WORK TASK:
What you give back should match the entries below character for character.

MATERIAL FOR THIS TASK:
※

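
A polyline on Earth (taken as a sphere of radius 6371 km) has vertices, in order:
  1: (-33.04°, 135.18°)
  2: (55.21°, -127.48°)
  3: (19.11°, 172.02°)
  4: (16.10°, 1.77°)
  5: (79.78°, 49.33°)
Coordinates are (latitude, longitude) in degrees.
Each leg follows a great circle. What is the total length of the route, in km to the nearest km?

43251 km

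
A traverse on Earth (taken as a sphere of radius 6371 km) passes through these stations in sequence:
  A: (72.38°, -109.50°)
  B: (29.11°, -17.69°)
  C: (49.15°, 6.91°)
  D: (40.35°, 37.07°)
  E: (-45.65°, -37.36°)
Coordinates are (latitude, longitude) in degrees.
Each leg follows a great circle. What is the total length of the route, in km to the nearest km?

24682 km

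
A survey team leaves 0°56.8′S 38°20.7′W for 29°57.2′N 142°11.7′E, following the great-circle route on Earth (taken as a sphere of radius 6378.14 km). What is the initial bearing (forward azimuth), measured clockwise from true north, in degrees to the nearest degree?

359°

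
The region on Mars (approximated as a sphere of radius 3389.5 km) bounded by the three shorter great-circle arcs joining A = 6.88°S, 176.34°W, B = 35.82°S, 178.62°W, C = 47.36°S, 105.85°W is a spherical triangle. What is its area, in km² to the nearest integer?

2728259 km²

Side lengths (central angles): a = 0.9357, b = 1.2527, c = 0.5064 rad; semiperimeter s = 1.3475.
By l'Huilier's theorem, tan(E/4) = √[tan(s/2) tan((s−a)/2) tan((s−b)/2) tan((s−c)/2)], giving spherical excess E = 0.2375 rad.
Area = E·R² = 0.2375 × (3389.5)² ≈ 2728259 km².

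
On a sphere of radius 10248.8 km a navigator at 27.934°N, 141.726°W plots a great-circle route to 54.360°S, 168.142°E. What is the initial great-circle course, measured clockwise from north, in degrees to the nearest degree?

Δλ = -50.132° = -0.8750 rad.
y = sin Δλ · cos φ₂ = (-0.7675)(0.5827) = -0.4472
x = cos φ₁ sin φ₂ − sin φ₁ cos φ₂ cos Δλ = (0.8835)(-0.8127) − (0.4685)(0.5827)(0.6410) = -0.8930
θ = atan2(y, x) = -153.40°; adding 360° gives 207°.

207°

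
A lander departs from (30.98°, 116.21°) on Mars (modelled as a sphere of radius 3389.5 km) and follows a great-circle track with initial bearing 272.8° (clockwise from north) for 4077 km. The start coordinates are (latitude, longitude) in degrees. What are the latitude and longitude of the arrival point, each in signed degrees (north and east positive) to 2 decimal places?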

※

ANSWER TO THIS TASK:
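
A polyline on Earth (taken as a sphere of radius 6371 km) has vertices, in order:
  1: (-33.04°, 135.18°)
  2: (55.21°, -127.48°)
  3: (19.11°, 172.02°)
  4: (16.10°, 1.77°)
  5: (79.78°, 49.33°)
Coordinates are (latitude, longitude) in degrees.
Each leg follows a great circle. What is the total length of the route, in km to the nearest km?

43251 km

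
A traverse on Earth (taken as a sphere of radius 6371 km) passes through these stations in sequence:
  A: (72.38°, -109.50°)
  B: (29.11°, -17.69°)
  C: (49.15°, 6.91°)
  D: (40.35°, 37.07°)
  E: (-45.65°, -37.36°)
Coordinates are (latitude, longitude) in degrees.
Each leg follows a great circle. What is the total length of the route, in km to the nearest km?

24682 km

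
A survey team leaves 0°56.8′S 38°20.7′W for 29°57.2′N 142°11.7′E, following the great-circle route on Earth (taken as a sphere of radius 6378.14 km). What is the initial bearing (forward azimuth), measured clockwise from true north, in degrees to the nearest degree?

359°

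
The region on Mars (approximated as a sphere of radius 3389.5 km) bounded by the three shorter great-circle arcs joining A = 6.88°S, 176.34°W, B = 35.82°S, 178.62°W, C = 47.36°S, 105.85°W is a spherical triangle. What is its area, in km² to the nearest integer?

2728259 km²

Side lengths (central angles): a = 0.9357, b = 1.2527, c = 0.5064 rad; semiperimeter s = 1.3475.
By l'Huilier's theorem, tan(E/4) = √[tan(s/2) tan((s−a)/2) tan((s−b)/2) tan((s−c)/2)], giving spherical excess E = 0.2375 rad.
Area = E·R² = 0.2375 × (3389.5)² ≈ 2728259 km².

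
On a sphere of radius 10248.8 km a navigator at 27.934°N, 141.726°W plots a great-circle route to 54.360°S, 168.142°E. What is the initial great-circle course, measured clockwise from north, in degrees to the nearest degree?

Δλ = -50.132° = -0.8750 rad.
y = sin Δλ · cos φ₂ = (-0.7675)(0.5827) = -0.4472
x = cos φ₁ sin φ₂ − sin φ₁ cos φ₂ cos Δλ = (0.8835)(-0.8127) − (0.4685)(0.5827)(0.6410) = -0.8930
θ = atan2(y, x) = -153.40°; adding 360° gives 207°.

207°

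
A lander departs from (30.98°, 116.21°) on Mars (modelled as a sphere of radius 3389.5 km) and follows a great-circle track with initial bearing 272.8° (clockwise from north) for 4077 km. The start coordinates are (latitude, longitude) in degrees. What are the latitude and longitude of the arrival point, each in signed degrees (north and east positive) to 2 decimal places?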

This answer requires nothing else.